**Exercise instructions:** Restate each entry below word for word, without skipping any.

-------- Exercise input --------

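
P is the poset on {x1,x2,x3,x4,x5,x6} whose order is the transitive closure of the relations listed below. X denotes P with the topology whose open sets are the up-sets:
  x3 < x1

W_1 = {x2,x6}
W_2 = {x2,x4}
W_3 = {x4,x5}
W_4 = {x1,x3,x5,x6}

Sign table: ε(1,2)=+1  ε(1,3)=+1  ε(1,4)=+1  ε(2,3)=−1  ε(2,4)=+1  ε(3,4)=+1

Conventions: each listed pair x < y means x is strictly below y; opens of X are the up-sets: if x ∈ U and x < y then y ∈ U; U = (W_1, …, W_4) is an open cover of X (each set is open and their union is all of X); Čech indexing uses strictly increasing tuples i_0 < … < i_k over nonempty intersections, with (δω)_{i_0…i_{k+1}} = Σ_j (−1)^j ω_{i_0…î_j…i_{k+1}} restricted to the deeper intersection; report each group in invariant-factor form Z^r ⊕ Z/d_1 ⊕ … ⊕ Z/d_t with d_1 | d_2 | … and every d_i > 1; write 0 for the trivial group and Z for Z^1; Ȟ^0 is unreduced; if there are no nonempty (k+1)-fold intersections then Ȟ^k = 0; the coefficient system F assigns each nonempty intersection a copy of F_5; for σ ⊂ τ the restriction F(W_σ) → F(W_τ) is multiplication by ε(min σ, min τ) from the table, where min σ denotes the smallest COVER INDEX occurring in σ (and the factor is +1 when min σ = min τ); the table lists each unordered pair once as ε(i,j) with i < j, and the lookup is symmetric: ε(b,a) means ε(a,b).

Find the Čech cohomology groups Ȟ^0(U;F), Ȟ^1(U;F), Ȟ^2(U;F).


Ȟ^0 ≅ 0,  Ȟ^1 ≅ 0,  Ȟ^2 ≅ 0

nonempty intersections:
  W12={x2} W14={x6} W23={x4} W34={x5}
C dims 4,4; δ0: rk_F5 4
Ȟ^0: (4−4)−0=0 ⇒ 0
Ȟ^1: (4−0)−4=0 ⇒ 0
Ȟ^2: (0−0)−0=0 ⇒ 0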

--------

**Exercise response:**
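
P is the poset on {x1,x2,x3,x4,x5,x6} whose order is the transitive closure of the relations listed below. X denotes P with the topology whose open sets are the up-sets:
  x3 < x1

W_1 = {x2,x6}
W_2 = {x2,x4}
W_3 = {x4,x5}
W_4 = {x1,x3,x5,x6}

Sign table: ε(1,2)=+1  ε(1,3)=+1  ε(1,4)=+1  ε(2,3)=−1  ε(2,4)=+1  ε(3,4)=+1

Conventions: each listed pair x < y means x is strictly below y; opens of X are the up-sets: if x ∈ U and x < y then y ∈ U; U = (W_1, …, W_4) is an open cover of X (each set is open and their union is all of X); Čech indexing uses strictly increasing tuples i_0 < … < i_k over nonempty intersections, with (δω)_{i_0…i_{k+1}} = Σ_j (−1)^j ω_{i_0…î_j…i_{k+1}} restricted to the deeper intersection; report each group in invariant-factor form Z^r ⊕ Z/d_1 ⊕ … ⊕ Z/d_t with d_1 | d_2 | … and every d_i > 1; write 0 for the trivial group and Z for Z^1; Ȟ^0 is unreduced; if there are no nonempty (k+1)-fold intersections then Ȟ^k = 0; the coefficient system F assigns each nonempty intersection a copy of F_5; for σ ⊂ τ the restriction F(W_σ) → F(W_τ) is multiplication by ε(min σ, min τ) from the table, where min σ denotes the smallest COVER INDEX occurring in σ (and the factor is +1 when min σ = min τ); the table lists each unordered pair once as ε(i,j) with i < j, and the lookup is symmetric: ε(b,a) means ε(a,b).

Find the Čech cohomology groups Ȟ^0(U;F), Ȟ^1(U;F), Ȟ^2(U;F).


Ȟ^0 ≅ 0,  Ȟ^1 ≅ 0,  Ȟ^2 ≅ 0

nonempty intersections:
  W12={x2} W14={x6} W23={x4} W34={x5}
C dims 4,4; δ0: rk_F5 4
Ȟ^0: (4−4)−0=0 ⇒ 0
Ȟ^1: (4−0)−4=0 ⇒ 0
Ȟ^2: (0−0)−0=0 ⇒ 0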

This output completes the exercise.